**WHAT NEEDS TO BE DONE:** An acceptable answer contains each line of the material, unchanged.

**RECORDED DATA:**

···

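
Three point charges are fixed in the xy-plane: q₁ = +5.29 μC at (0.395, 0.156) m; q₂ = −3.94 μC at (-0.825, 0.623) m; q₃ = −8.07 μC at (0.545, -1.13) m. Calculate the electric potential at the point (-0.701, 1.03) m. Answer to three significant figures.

The total potential is the scalar sum of each charge's contribution, V = Σ kqᵢ/rᵢ.
Distances from the field point to each charge: r₁ = 1.40 m, r₂ = 0.425 m, r₃ = 2.49 m.
V = k[(5.29×10⁻⁶)/(1.40) + (-3.94×10⁻⁶)/(0.425) + (-8.07×10⁻⁶)/(2.49)] = -7.84×10⁴ V.

-7.84×10⁴ V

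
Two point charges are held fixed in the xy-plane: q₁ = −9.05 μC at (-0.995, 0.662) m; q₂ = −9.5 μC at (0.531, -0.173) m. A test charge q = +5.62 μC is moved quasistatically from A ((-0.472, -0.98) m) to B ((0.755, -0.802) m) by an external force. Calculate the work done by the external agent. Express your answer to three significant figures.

-0.281 J

For quasistatic motion the external work equals the change in potential energy: W_ext = qΔV = q(V_B − V_A).
At A: distances to the source charges are 1.72 m, 1.29 m; V_A = Σ kqᵢ/rᵢ = -1.14×10⁵ V.
At B: distances to the source charges are 2.28 m, 0.668 m; V_B = Σ kqᵢ/rᵢ = -1.64×10⁵ V.
ΔV = V_B − V_A = -5.00×10⁴ V.
W_ext = qΔV = (5.62×10⁻⁶ C)(-5.00×10⁴ V) = -0.281 J.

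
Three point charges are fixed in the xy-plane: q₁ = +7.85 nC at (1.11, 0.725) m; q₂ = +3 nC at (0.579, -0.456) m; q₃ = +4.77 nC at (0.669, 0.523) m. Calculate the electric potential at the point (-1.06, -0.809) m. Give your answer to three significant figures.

The total potential is the scalar sum of each charge's contribution, V = Σ kqᵢ/rᵢ.
Distances from the field point to each charge: r₁ = 2.66 m, r₂ = 1.68 m, r₃ = 2.18 m.
V = k[(7.85×10⁻⁹)/(2.66) + (3.00×10⁻⁹)/(1.68) + (4.77×10⁻⁹)/(2.18)] = 62.3 V.

62.3 V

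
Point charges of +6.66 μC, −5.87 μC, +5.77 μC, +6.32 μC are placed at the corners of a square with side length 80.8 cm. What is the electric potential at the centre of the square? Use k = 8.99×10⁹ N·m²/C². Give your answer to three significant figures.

2.03×10⁵ V

The total potential is the scalar sum of each charge's contribution, V = Σ kqᵢ/rᵢ.
The distance from each corner to the centre is a√2/2 = 0.571 m.
V = k[(6.66×10⁻⁶)/(0.571) + (-5.87×10⁻⁶)/(0.571) + (5.77×10⁻⁶)/(0.571) + (6.32×10⁻⁶)/(0.571)] = 2.03×10⁵ V.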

···

**OUTPUT FOR THIS EXERCISE:**
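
Three point charges are fixed in the xy-plane: q₁ = +5.29 μC at (0.395, 0.156) m; q₂ = −3.94 μC at (-0.825, 0.623) m; q₃ = −8.07 μC at (0.545, -1.13) m. Calculate the electric potential at the point (-0.701, 1.03) m. Answer to three significant figures.

The total potential is the scalar sum of each charge's contribution, V = Σ kqᵢ/rᵢ.
Distances from the field point to each charge: r₁ = 1.40 m, r₂ = 0.425 m, r₃ = 2.49 m.
V = k[(5.29×10⁻⁶)/(1.40) + (-3.94×10⁻⁶)/(0.425) + (-8.07×10⁻⁶)/(2.49)] = -7.84×10⁴ V.

-7.84×10⁴ V

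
Two point charges are held fixed in the xy-plane: q₁ = −9.05 μC at (-0.995, 0.662) m; q₂ = −9.5 μC at (0.531, -0.173) m. A test charge q = +5.62 μC is moved quasistatically from A ((-0.472, -0.98) m) to B ((0.755, -0.802) m) by an external force. Calculate the work done by the external agent. Express your answer to three significant figures.

-0.281 J

For quasistatic motion the external work equals the change in potential energy: W_ext = qΔV = q(V_B − V_A).
At A: distances to the source charges are 1.72 m, 1.29 m; V_A = Σ kqᵢ/rᵢ = -1.14×10⁵ V.
At B: distances to the source charges are 2.28 m, 0.668 m; V_B = Σ kqᵢ/rᵢ = -1.64×10⁵ V.
ΔV = V_B − V_A = -5.00×10⁴ V.
W_ext = qΔV = (5.62×10⁻⁶ C)(-5.00×10⁴ V) = -0.281 J.

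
Three point charges are fixed in the xy-plane: q₁ = +7.85 nC at (1.11, 0.725) m; q₂ = +3 nC at (0.579, -0.456) m; q₃ = +4.77 nC at (0.669, 0.523) m. Calculate the electric potential at the point (-1.06, -0.809) m. Give your answer to three significant figures.

The total potential is the scalar sum of each charge's contribution, V = Σ kqᵢ/rᵢ.
Distances from the field point to each charge: r₁ = 2.66 m, r₂ = 1.68 m, r₃ = 2.18 m.
V = k[(7.85×10⁻⁹)/(2.66) + (3.00×10⁻⁹)/(1.68) + (4.77×10⁻⁹)/(2.18)] = 62.3 V.

62.3 V

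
Point charges of +6.66 μC, −5.87 μC, +5.77 μC, +6.32 μC are placed at the corners of a square with side length 80.8 cm. What is the electric potential at the centre of the square? Use k = 8.99×10⁹ N·m²/C². Give your answer to three significant figures.

2.03×10⁵ V

The total potential is the scalar sum of each charge's contribution, V = Σ kqᵢ/rᵢ.
The distance from each corner to the centre is a√2/2 = 0.571 m.
V = k[(6.66×10⁻⁶)/(0.571) + (-5.87×10⁻⁶)/(0.571) + (5.77×10⁻⁶)/(0.571) + (6.32×10⁻⁶)/(0.571)] = 2.03×10⁵ V.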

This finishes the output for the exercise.